SOURCE RECORDS:

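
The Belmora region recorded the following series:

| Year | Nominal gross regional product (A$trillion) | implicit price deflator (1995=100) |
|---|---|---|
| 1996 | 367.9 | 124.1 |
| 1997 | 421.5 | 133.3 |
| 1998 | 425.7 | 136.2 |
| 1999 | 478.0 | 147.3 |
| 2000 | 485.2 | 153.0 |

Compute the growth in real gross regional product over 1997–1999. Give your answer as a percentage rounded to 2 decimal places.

2.63%

Real gross regional product 1997 = 421.5/1.333 = 316.20.
Real gross regional product 1999 = 478.0/1.473 = 324.51.
Change = 324.51/316.20 − 1 = 0.0263.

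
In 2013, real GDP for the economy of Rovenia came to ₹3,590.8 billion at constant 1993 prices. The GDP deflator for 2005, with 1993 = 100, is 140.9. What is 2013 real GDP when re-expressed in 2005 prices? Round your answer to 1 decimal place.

Real GDP in 2005 prices = Real GDP in 1993 prices × (P_2005/P_1993) = 3590.8 × 1.409 = 5059.44.

₹5,059.4 billion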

TASK TO COMPLETE: All lines from the one with "In 2013, real" to the end of the records must be set down exactly. Skip every line before it.

OUTPUT:
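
In 2013, real GDP for the economy of Rovenia came to ₹3,590.8 billion at constant 1993 prices. The GDP deflator for 2005, with 1993 = 100, is 140.9. What is 2013 real GDP when re-expressed in 2005 prices? Round your answer to 1 decimal place.

Real GDP in 2005 prices = Real GDP in 1993 prices × (P_2005/P_1993) = 3590.8 × 1.409 = 5059.44.

₹5,059.4 billion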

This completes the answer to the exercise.